Start of Block

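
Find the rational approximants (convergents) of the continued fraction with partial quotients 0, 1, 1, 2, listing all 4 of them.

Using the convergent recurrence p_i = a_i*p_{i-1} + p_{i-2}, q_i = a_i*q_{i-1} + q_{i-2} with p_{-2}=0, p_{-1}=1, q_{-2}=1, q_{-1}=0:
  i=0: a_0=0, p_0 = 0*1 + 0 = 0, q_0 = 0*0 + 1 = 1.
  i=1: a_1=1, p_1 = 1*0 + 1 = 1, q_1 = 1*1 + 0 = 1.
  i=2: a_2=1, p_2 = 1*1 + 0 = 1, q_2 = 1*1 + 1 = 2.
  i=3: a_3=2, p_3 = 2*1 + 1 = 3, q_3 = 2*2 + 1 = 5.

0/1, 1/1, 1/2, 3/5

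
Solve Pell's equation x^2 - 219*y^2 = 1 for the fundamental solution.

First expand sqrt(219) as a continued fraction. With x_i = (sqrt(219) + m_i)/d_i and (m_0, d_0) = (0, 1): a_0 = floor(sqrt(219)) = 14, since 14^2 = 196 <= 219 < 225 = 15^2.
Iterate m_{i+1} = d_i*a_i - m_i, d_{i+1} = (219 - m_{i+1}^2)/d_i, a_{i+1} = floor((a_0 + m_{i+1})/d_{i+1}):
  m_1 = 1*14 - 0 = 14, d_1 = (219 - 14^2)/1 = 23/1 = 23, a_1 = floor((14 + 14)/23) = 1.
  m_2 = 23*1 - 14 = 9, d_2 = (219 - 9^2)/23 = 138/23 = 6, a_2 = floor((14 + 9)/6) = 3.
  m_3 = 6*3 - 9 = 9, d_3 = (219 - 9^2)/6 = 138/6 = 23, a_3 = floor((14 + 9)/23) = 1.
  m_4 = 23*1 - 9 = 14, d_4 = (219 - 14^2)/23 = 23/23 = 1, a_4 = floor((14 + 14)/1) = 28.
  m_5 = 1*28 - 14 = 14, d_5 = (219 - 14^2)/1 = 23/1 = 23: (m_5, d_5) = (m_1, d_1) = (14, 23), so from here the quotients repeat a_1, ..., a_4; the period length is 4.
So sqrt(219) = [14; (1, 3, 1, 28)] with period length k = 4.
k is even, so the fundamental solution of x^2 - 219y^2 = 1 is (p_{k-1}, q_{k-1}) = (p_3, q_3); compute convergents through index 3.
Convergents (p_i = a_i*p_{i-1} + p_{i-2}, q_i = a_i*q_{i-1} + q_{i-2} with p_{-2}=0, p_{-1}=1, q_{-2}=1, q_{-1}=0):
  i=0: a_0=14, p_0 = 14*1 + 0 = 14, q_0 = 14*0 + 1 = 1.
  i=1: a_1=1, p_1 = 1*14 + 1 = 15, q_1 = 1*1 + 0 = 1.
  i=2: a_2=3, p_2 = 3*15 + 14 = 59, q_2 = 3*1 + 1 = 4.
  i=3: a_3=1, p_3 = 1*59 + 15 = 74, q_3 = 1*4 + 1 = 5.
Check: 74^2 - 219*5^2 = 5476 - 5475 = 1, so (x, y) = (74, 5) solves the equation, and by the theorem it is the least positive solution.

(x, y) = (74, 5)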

End of Block

- _TRY IT_: Transcribe the entries above so that nothing in them differs from the original.

- _YOUR RESPONSE_:
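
Find the rational approximants (convergents) of the continued fraction with partial quotients 0, 1, 1, 2, listing all 4 of them.

Using the convergent recurrence p_i = a_i*p_{i-1} + p_{i-2}, q_i = a_i*q_{i-1} + q_{i-2} with p_{-2}=0, p_{-1}=1, q_{-2}=1, q_{-1}=0:
  i=0: a_0=0, p_0 = 0*1 + 0 = 0, q_0 = 0*0 + 1 = 1.
  i=1: a_1=1, p_1 = 1*0 + 1 = 1, q_1 = 1*1 + 0 = 1.
  i=2: a_2=1, p_2 = 1*1 + 0 = 1, q_2 = 1*1 + 1 = 2.
  i=3: a_3=2, p_3 = 2*1 + 1 = 3, q_3 = 2*2 + 1 = 5.

0/1, 1/1, 1/2, 3/5

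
Solve Pell's equation x^2 - 219*y^2 = 1 for the fundamental solution.

First expand sqrt(219) as a continued fraction. With x_i = (sqrt(219) + m_i)/d_i and (m_0, d_0) = (0, 1): a_0 = floor(sqrt(219)) = 14, since 14^2 = 196 <= 219 < 225 = 15^2.
Iterate m_{i+1} = d_i*a_i - m_i, d_{i+1} = (219 - m_{i+1}^2)/d_i, a_{i+1} = floor((a_0 + m_{i+1})/d_{i+1}):
  m_1 = 1*14 - 0 = 14, d_1 = (219 - 14^2)/1 = 23/1 = 23, a_1 = floor((14 + 14)/23) = 1.
  m_2 = 23*1 - 14 = 9, d_2 = (219 - 9^2)/23 = 138/23 = 6, a_2 = floor((14 + 9)/6) = 3.
  m_3 = 6*3 - 9 = 9, d_3 = (219 - 9^2)/6 = 138/6 = 23, a_3 = floor((14 + 9)/23) = 1.
  m_4 = 23*1 - 9 = 14, d_4 = (219 - 14^2)/23 = 23/23 = 1, a_4 = floor((14 + 14)/1) = 28.
  m_5 = 1*28 - 14 = 14, d_5 = (219 - 14^2)/1 = 23/1 = 23: (m_5, d_5) = (m_1, d_1) = (14, 23), so from here the quotients repeat a_1, ..., a_4; the period length is 4.
So sqrt(219) = [14; (1, 3, 1, 28)] with period length k = 4.
k is even, so the fundamental solution of x^2 - 219y^2 = 1 is (p_{k-1}, q_{k-1}) = (p_3, q_3); compute convergents through index 3.
Convergents (p_i = a_i*p_{i-1} + p_{i-2}, q_i = a_i*q_{i-1} + q_{i-2} with p_{-2}=0, p_{-1}=1, q_{-2}=1, q_{-1}=0):
  i=0: a_0=14, p_0 = 14*1 + 0 = 14, q_0 = 14*0 + 1 = 1.
  i=1: a_1=1, p_1 = 1*14 + 1 = 15, q_1 = 1*1 + 0 = 1.
  i=2: a_2=3, p_2 = 3*15 + 14 = 59, q_2 = 3*1 + 1 = 4.
  i=3: a_3=1, p_3 = 1*59 + 15 = 74, q_3 = 1*4 + 1 = 5.
Check: 74^2 - 219*5^2 = 5476 - 5475 = 1, so (x, y) = (74, 5) solves the equation, and by the theorem it is the least positive solution.

(x, y) = (74, 5)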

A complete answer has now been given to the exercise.